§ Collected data
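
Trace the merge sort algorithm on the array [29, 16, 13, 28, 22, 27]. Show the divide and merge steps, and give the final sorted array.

Merge sort trace:

Split: [29, 16, 13, 28, 22, 27] -> [29, 16, 13] and [28, 22, 27]
  Split: [29, 16, 13] -> [29] and [16, 13]
    Split: [16, 13] -> [16] and [13]
    Merge: [16] + [13] -> [13, 16]
  Merge: [29] + [13, 16] -> [13, 16, 29]
  Split: [28, 22, 27] -> [28] and [22, 27]
    Split: [22, 27] -> [22] and [27]
    Merge: [22] + [27] -> [22, 27]
  Merge: [28] + [22, 27] -> [22, 27, 28]
Merge: [13, 16, 29] + [22, 27, 28] -> [13, 16, 22, 27, 28, 29]

Final sorted array: [13, 16, 22, 27, 28, 29]

The merge sort proceeds by recursively splitting the array and merging sorted halves.
After all merges, the sorted array is [13, 16, 22, 27, 28, 29].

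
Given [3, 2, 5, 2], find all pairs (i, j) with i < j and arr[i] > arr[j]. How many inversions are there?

Finding inversions in [3, 2, 5, 2]:

(0, 1): arr[0]=3 > arr[1]=2
(0, 3): arr[0]=3 > arr[3]=2
(2, 3): arr[2]=5 > arr[3]=2

Total inversions: 3

The array has 3 inversion(s): (0,1), (0,3), (2,3). Each pair (i,j) satisfies i < j and arr[i] > arr[j].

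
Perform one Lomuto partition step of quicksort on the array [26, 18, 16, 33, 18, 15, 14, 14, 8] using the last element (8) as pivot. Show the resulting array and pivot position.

Lomuto partition with pivot = 8:

Initial array: [26, 18, 16, 33, 18, 15, 14, 14, 8]

arr[0]=26 > 8: no swap
arr[1]=18 > 8: no swap
arr[2]=16 > 8: no swap
arr[3]=33 > 8: no swap
arr[4]=18 > 8: no swap
arr[5]=15 > 8: no swap
arr[6]=14 > 8: no swap
arr[7]=14 > 8: no swap

Place pivot at position 0: [8, 18, 16, 33, 18, 15, 14, 14, 26]
Pivot position: 0

After partitioning with pivot 8, the array becomes [8, 18, 16, 33, 18, 15, 14, 14, 26]. The pivot is placed at index 0. All elements to the left of the pivot are <= 8, and all elements to the right are > 8.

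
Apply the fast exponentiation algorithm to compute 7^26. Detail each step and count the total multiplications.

Computing 7^26 by squaring (build up from 7^1; each line after the first costs one multiplication):

7^1 = 7
7^2 = (7^1)^2 = 7^2 = 49
7^3 = 7 * 7^2 = 7 * 49 = 343
7^6 = (7^3)^2 = 343^2 = 117649
7^12 = (7^6)^2 = 117649^2 = 13841287201
7^13 = 7 * 7^12 = 7 * 13841287201 = 96889010407
7^26 = (7^13)^2 = 96889010407^2 = 9387480337647754305649

Result: 9387480337647754305649
Multiplications needed: 6 (6 lines after 7^1)

7^26 = 9387480337647754305649. Using exponentiation by squaring, this requires 6 multiplications. The key idea: if the exponent is even, square the half-power; if odd, multiply by the base once.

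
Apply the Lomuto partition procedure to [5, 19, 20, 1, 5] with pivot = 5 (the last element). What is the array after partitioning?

Lomuto partition with pivot = 5:

Initial array: [5, 19, 20, 1, 5]

arr[0]=5 <= 5: swap with position 0, array becomes [5, 19, 20, 1, 5]
arr[1]=19 > 5: no swap
arr[2]=20 > 5: no swap
arr[3]=1 <= 5: swap with position 1, array becomes [5, 1, 20, 19, 5]

Place pivot at position 2: [5, 1, 5, 19, 20]
Pivot position: 2

After partitioning with pivot 5, the array becomes [5, 1, 5, 19, 20]. The pivot is placed at index 2. All elements to the left of the pivot are <= 5, and all elements to the right are > 5.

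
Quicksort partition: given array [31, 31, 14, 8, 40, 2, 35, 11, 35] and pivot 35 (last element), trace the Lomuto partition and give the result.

Lomuto partition with pivot = 35:

Initial array: [31, 31, 14, 8, 40, 2, 35, 11, 35]

arr[0]=31 <= 35: swap with position 0, array becomes [31, 31, 14, 8, 40, 2, 35, 11, 35]
arr[1]=31 <= 35: swap with position 1, array becomes [31, 31, 14, 8, 40, 2, 35, 11, 35]
arr[2]=14 <= 35: swap with position 2, array becomes [31, 31, 14, 8, 40, 2, 35, 11, 35]
arr[3]=8 <= 35: swap with position 3, array becomes [31, 31, 14, 8, 40, 2, 35, 11, 35]
arr[4]=40 > 35: no swap
arr[5]=2 <= 35: swap with position 4, array becomes [31, 31, 14, 8, 2, 40, 35, 11, 35]
arr[6]=35 <= 35: swap with position 5, array becomes [31, 31, 14, 8, 2, 35, 40, 11, 35]
arr[7]=11 <= 35: swap with position 6, array becomes [31, 31, 14, 8, 2, 35, 11, 40, 35]

Place pivot at position 7: [31, 31, 14, 8, 2, 35, 11, 35, 40]
Pivot position: 7

After partitioning with pivot 35, the array becomes [31, 31, 14, 8, 2, 35, 11, 35, 40]. The pivot is placed at index 7. All elements to the left of the pivot are <= 35, and all elements to the right are > 35.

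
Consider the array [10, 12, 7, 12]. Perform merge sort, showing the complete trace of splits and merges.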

§ WHAT TO DO
The records shown earlier should all be returned verbatim.

§ RESULT OF THIS TASK
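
Trace the merge sort algorithm on the array [29, 16, 13, 28, 22, 27]. Show the divide and merge steps, and give the final sorted array.

Merge sort trace:

Split: [29, 16, 13, 28, 22, 27] -> [29, 16, 13] and [28, 22, 27]
  Split: [29, 16, 13] -> [29] and [16, 13]
    Split: [16, 13] -> [16] and [13]
    Merge: [16] + [13] -> [13, 16]
  Merge: [29] + [13, 16] -> [13, 16, 29]
  Split: [28, 22, 27] -> [28] and [22, 27]
    Split: [22, 27] -> [22] and [27]
    Merge: [22] + [27] -> [22, 27]
  Merge: [28] + [22, 27] -> [22, 27, 28]
Merge: [13, 16, 29] + [22, 27, 28] -> [13, 16, 22, 27, 28, 29]

Final sorted array: [13, 16, 22, 27, 28, 29]

The merge sort proceeds by recursively splitting the array and merging sorted halves.
After all merges, the sorted array is [13, 16, 22, 27, 28, 29].

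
Given [3, 2, 5, 2], find all pairs (i, j) with i < j and arr[i] > arr[j]. How many inversions are there?

Finding inversions in [3, 2, 5, 2]:

(0, 1): arr[0]=3 > arr[1]=2
(0, 3): arr[0]=3 > arr[3]=2
(2, 3): arr[2]=5 > arr[3]=2

Total inversions: 3

The array has 3 inversion(s): (0,1), (0,3), (2,3). Each pair (i,j) satisfies i < j and arr[i] > arr[j].

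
Perform one Lomuto partition step of quicksort on the array [26, 18, 16, 33, 18, 15, 14, 14, 8] using the last element (8) as pivot. Show the resulting array and pivot position.

Lomuto partition with pivot = 8:

Initial array: [26, 18, 16, 33, 18, 15, 14, 14, 8]

arr[0]=26 > 8: no swap
arr[1]=18 > 8: no swap
arr[2]=16 > 8: no swap
arr[3]=33 > 8: no swap
arr[4]=18 > 8: no swap
arr[5]=15 > 8: no swap
arr[6]=14 > 8: no swap
arr[7]=14 > 8: no swap

Place pivot at position 0: [8, 18, 16, 33, 18, 15, 14, 14, 26]
Pivot position: 0

After partitioning with pivot 8, the array becomes [8, 18, 16, 33, 18, 15, 14, 14, 26]. The pivot is placed at index 0. All elements to the left of the pivot are <= 8, and all elements to the right are > 8.

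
Apply the fast exponentiation algorithm to compute 7^26. Detail each step and count the total multiplications.

Computing 7^26 by squaring (build up from 7^1; each line after the first costs one multiplication):

7^1 = 7
7^2 = (7^1)^2 = 7^2 = 49
7^3 = 7 * 7^2 = 7 * 49 = 343
7^6 = (7^3)^2 = 343^2 = 117649
7^12 = (7^6)^2 = 117649^2 = 13841287201
7^13 = 7 * 7^12 = 7 * 13841287201 = 96889010407
7^26 = (7^13)^2 = 96889010407^2 = 9387480337647754305649

Result: 9387480337647754305649
Multiplications needed: 6 (6 lines after 7^1)

7^26 = 9387480337647754305649. Using exponentiation by squaring, this requires 6 multiplications. The key idea: if the exponent is even, square the half-power; if odd, multiply by the base once.

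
Apply the Lomuto partition procedure to [5, 19, 20, 1, 5] with pivot = 5 (the last element). What is the array after partitioning?

Lomuto partition with pivot = 5:

Initial array: [5, 19, 20, 1, 5]

arr[0]=5 <= 5: swap with position 0, array becomes [5, 19, 20, 1, 5]
arr[1]=19 > 5: no swap
arr[2]=20 > 5: no swap
arr[3]=1 <= 5: swap with position 1, array becomes [5, 1, 20, 19, 5]

Place pivot at position 2: [5, 1, 5, 19, 20]
Pivot position: 2

After partitioning with pivot 5, the array becomes [5, 1, 5, 19, 20]. The pivot is placed at index 2. All elements to the left of the pivot are <= 5, and all elements to the right are > 5.

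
Quicksort partition: given array [31, 31, 14, 8, 40, 2, 35, 11, 35] and pivot 35 (last element), trace the Lomuto partition and give the result.

Lomuto partition with pivot = 35:

Initial array: [31, 31, 14, 8, 40, 2, 35, 11, 35]

arr[0]=31 <= 35: swap with position 0, array becomes [31, 31, 14, 8, 40, 2, 35, 11, 35]
arr[1]=31 <= 35: swap with position 1, array becomes [31, 31, 14, 8, 40, 2, 35, 11, 35]
arr[2]=14 <= 35: swap with position 2, array becomes [31, 31, 14, 8, 40, 2, 35, 11, 35]
arr[3]=8 <= 35: swap with position 3, array becomes [31, 31, 14, 8, 40, 2, 35, 11, 35]
arr[4]=40 > 35: no swap
arr[5]=2 <= 35: swap with position 4, array becomes [31, 31, 14, 8, 2, 40, 35, 11, 35]
arr[6]=35 <= 35: swap with position 5, array becomes [31, 31, 14, 8, 2, 35, 40, 11, 35]
arr[7]=11 <= 35: swap with position 6, array becomes [31, 31, 14, 8, 2, 35, 11, 40, 35]

Place pivot at position 7: [31, 31, 14, 8, 2, 35, 11, 35, 40]
Pivot position: 7

After partitioning with pivot 35, the array becomes [31, 31, 14, 8, 2, 35, 11, 35, 40]. The pivot is placed at index 7. All elements to the left of the pivot are <= 35, and all elements to the right are > 35.

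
Consider the array [10, 12, 7, 12]. Perform merge sort, showing the complete trace of splits and merges.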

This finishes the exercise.